Problem description: Print the listing exactly, but only as far as the line containing "Answer the following translation questions.". The first line and that line are both included.

##########

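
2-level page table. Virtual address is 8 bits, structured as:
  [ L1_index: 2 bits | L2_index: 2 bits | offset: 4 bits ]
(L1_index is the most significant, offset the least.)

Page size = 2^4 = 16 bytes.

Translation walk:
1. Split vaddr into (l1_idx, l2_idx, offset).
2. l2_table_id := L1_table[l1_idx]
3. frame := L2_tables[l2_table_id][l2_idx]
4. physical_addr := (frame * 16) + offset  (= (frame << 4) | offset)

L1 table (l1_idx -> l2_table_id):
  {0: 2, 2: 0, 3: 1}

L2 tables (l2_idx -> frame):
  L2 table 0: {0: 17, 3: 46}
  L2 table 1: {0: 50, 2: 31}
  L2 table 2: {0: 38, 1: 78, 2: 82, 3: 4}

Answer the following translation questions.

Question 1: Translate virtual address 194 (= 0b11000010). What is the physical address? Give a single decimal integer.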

##########

Task output:
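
2-level page table. Virtual address is 8 bits, structured as:
  [ L1_index: 2 bits | L2_index: 2 bits | offset: 4 bits ]
(L1_index is the most significant, offset the least.)

Page size = 2^4 = 16 bytes.

Translation walk:
1. Split vaddr into (l1_idx, l2_idx, offset).
2. l2_table_id := L1_table[l1_idx]
3. frame := L2_tables[l2_table_id][l2_idx]
4. physical_addr := (frame * 16) + offset  (= (frame << 4) | offset)

L1 table (l1_idx -> l2_table_id):
  {0: 2, 2: 0, 3: 1}

L2 tables (l2_idx -> frame):
  L2 table 0: {0: 17, 3: 46}
  L2 table 1: {0: 50, 2: 31}
  L2 table 2: {0: 38, 1: 78, 2: 82, 3: 4}

Answer the following translation questions.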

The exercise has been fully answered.